### EXERCISE GOAL
Reproduce the full set of records that follow, exactly as shown.

□ □ □ □

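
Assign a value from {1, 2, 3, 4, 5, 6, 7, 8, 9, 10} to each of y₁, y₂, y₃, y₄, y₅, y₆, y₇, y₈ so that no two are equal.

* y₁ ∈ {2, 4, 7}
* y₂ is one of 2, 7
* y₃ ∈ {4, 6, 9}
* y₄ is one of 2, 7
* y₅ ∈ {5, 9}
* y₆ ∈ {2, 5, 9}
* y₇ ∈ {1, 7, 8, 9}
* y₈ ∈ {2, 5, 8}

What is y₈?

8

Among the 8 variables, 1 fits only y₇ (and all 8 values in {1, 2, 4, 5, 6, 7, 8, 9} must be used), so y₇ = 1.
The 7 still-open variables together cover exactly {2, 4, 5, 6, 7, 8, 9} — 7 values for 7 variables — and 6 appears only in y₃'s list, so y₃ = 6.
Among the 6 still-open variables, 4 fits only y₁ (and all 6 values in {2, 4, 5, 7, 8, 9} must be used), so y₁ = 4.
The 5 still-open variables draw from only 5 values {2, 5, 7, 8, 9}, so each is used; only y₈ can be 8, hence y₈ = 8.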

□ □ □ □

### ANSWER TO THIS TASK
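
Assign a value from {1, 2, 3, 4, 5, 6, 7, 8, 9, 10} to each of y₁, y₂, y₃, y₄, y₅, y₆, y₇, y₈ so that no two are equal.

* y₁ ∈ {2, 4, 7}
* y₂ is one of 2, 7
* y₃ ∈ {4, 6, 9}
* y₄ is one of 2, 7
* y₅ ∈ {5, 9}
* y₆ ∈ {2, 5, 9}
* y₇ ∈ {1, 7, 8, 9}
* y₈ ∈ {2, 5, 8}

What is y₈?

8

Among the 8 variables, 1 fits only y₇ (and all 8 values in {1, 2, 4, 5, 6, 7, 8, 9} must be used), so y₇ = 1.
The 7 still-open variables together cover exactly {2, 4, 5, 6, 7, 8, 9} — 7 values for 7 variables — and 6 appears only in y₃'s list, so y₃ = 6.
Among the 6 still-open variables, 4 fits only y₁ (and all 6 values in {2, 4, 5, 7, 8, 9} must be used), so y₁ = 4.
The 5 still-open variables draw from only 5 values {2, 5, 7, 8, 9}, so each is used; only y₈ can be 8, hence y₈ = 8.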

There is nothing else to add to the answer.